---- INFORMATION PROVIDED
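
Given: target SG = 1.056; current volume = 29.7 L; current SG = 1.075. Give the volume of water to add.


V_water = V·((SG_curr − 1)/(SG_target − 1) − 1)
V_water = 29.7·((1.075 − 1)/(1.056 − 1) − 1)

10.0768 L


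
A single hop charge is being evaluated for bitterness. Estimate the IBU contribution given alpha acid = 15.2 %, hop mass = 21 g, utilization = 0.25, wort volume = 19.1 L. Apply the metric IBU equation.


IBU = (α/100)·mass·U·1000 / V
IBU = (15.2/100)·21·0.25·1000 / 19.1

41.7801 IBU


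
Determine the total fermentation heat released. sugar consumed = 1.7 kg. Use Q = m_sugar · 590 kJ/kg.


Q = 1.7 · 590

1003.0000 kJ


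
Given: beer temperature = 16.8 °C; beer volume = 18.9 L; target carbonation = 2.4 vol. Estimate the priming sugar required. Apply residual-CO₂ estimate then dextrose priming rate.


residual = 14.695·(0.01821 + 0.09011·e^(−0.04·T));  sugar = (target − residual)·4.0·V
residual = 14.695·(0.01821 + 0.09011·e^(−0.04·16.8)) = 0.9438
sugar = (2.4 − 0.9438)·4.0·18.9

110.0865 g


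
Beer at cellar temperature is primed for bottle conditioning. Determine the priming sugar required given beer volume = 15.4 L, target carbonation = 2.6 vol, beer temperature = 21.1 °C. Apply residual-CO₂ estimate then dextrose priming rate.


residual = 14.695·(0.01821 + 0.09011·e^(−0.04·T));  sugar = (target − residual)·4.0·V
residual = 14.695·(0.01821 + 0.09011·e^(−0.04·21.1)) = 0.8370
sugar = (2.6 − 0.8370)·4.0·15.4

108.6026 g


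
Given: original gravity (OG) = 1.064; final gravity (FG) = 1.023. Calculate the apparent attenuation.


AA = (OG − FG)/(OG − 1) · 100
AA = (1.064 − 1.023)/(1.064 − 1) · 100

64.0625 %


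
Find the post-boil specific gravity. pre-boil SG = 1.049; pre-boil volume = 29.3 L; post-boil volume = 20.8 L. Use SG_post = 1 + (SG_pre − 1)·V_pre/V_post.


pts_pre = (1.049 − 1)·1000 = 49.0000
pts_post = 49.0000·29.3/20.8 = 69.0240
SG_post = 1 + 69.0240/1000

1.0690


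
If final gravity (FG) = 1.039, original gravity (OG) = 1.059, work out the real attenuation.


AA = (OG−FG)/(OG−1)·100;  RA = AA·0.8192
AA = (1.059 − 1.039)/(1.059 − 1)·100 = 33.8983
RA = 33.8983·0.8192

27.7695 %


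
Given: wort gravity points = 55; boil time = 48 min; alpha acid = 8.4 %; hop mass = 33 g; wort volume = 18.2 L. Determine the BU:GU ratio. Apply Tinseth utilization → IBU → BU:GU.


U = 1.65·0.000125^(GP/1000)·(1−e^(−0.04t))/4.15;  IBU = (α/100)·m·U·1000/V;  BU:GU = IBU/GP
U = 1.65·0.000125^(55/1000)·(1−e^(−0.04·48))/4.15 = 0.2070
IBU = (8.4/100)·33·0.2070·1000/18.2 = 31.5237
BU:GU = 31.5237/55

0.5732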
--------
▶ [WHAT NEEDS TO BE DONE] Each entry is to be output exactly as it was written.

▶ [EXERCISE OUTPUT]
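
Given: target SG = 1.056; current volume = 29.7 L; current SG = 1.075. Give the volume of water to add.


V_water = V·((SG_curr − 1)/(SG_target − 1) − 1)
V_water = 29.7·((1.075 − 1)/(1.056 − 1) − 1)

10.0768 L


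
A single hop charge is being evaluated for bitterness. Estimate the IBU contribution given alpha acid = 15.2 %, hop mass = 21 g, utilization = 0.25, wort volume = 19.1 L. Apply the metric IBU equation.


IBU = (α/100)·mass·U·1000 / V
IBU = (15.2/100)·21·0.25·1000 / 19.1

41.7801 IBU


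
Determine the total fermentation heat released. sugar consumed = 1.7 kg. Use Q = m_sugar · 590 kJ/kg.


Q = 1.7 · 590

1003.0000 kJ


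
Given: beer temperature = 16.8 °C; beer volume = 18.9 L; target carbonation = 2.4 vol. Estimate the priming sugar required. Apply residual-CO₂ estimate then dextrose priming rate.


residual = 14.695·(0.01821 + 0.09011·e^(−0.04·T));  sugar = (target − residual)·4.0·V
residual = 14.695·(0.01821 + 0.09011·e^(−0.04·16.8)) = 0.9438
sugar = (2.4 − 0.9438)·4.0·18.9

110.0865 g


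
Beer at cellar temperature is primed for bottle conditioning. Determine the priming sugar required given beer volume = 15.4 L, target carbonation = 2.6 vol, beer temperature = 21.1 °C. Apply residual-CO₂ estimate then dextrose priming rate.


residual = 14.695·(0.01821 + 0.09011·e^(−0.04·T));  sugar = (target − residual)·4.0·V
residual = 14.695·(0.01821 + 0.09011·e^(−0.04·21.1)) = 0.8370
sugar = (2.6 − 0.8370)·4.0·15.4

108.6026 g


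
Given: original gravity (OG) = 1.064; final gravity (FG) = 1.023. Calculate the apparent attenuation.


AA = (OG − FG)/(OG − 1) · 100
AA = (1.064 − 1.023)/(1.064 − 1) · 100

64.0625 %


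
Find the post-boil specific gravity. pre-boil SG = 1.049; pre-boil volume = 29.3 L; post-boil volume = 20.8 L. Use SG_post = 1 + (SG_pre − 1)·V_pre/V_post.


pts_pre = (1.049 − 1)·1000 = 49.0000
pts_post = 49.0000·29.3/20.8 = 69.0240
SG_post = 1 + 69.0240/1000

1.0690


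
If final gravity (FG) = 1.039, original gravity (OG) = 1.059, work out the real attenuation.


AA = (OG−FG)/(OG−1)·100;  RA = AA·0.8192
AA = (1.059 − 1.039)/(1.059 − 1)·100 = 33.8983
RA = 33.8983·0.8192

27.7695 %


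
Given: wort gravity points = 55; boil time = 48 min; alpha acid = 8.4 %; hop mass = 33 g; wort volume = 18.2 L. Determine the BU:GU ratio. Apply Tinseth utilization → IBU → BU:GU.


U = 1.65·0.000125^(GP/1000)·(1−e^(−0.04t))/4.15;  IBU = (α/100)·m·U·1000/V;  BU:GU = IBU/GP
U = 1.65·0.000125^(55/1000)·(1−e^(−0.04·48))/4.15 = 0.2070
IBU = (8.4/100)·33·0.2070·1000/18.2 = 31.5237
BU:GU = 31.5237/55

0.5732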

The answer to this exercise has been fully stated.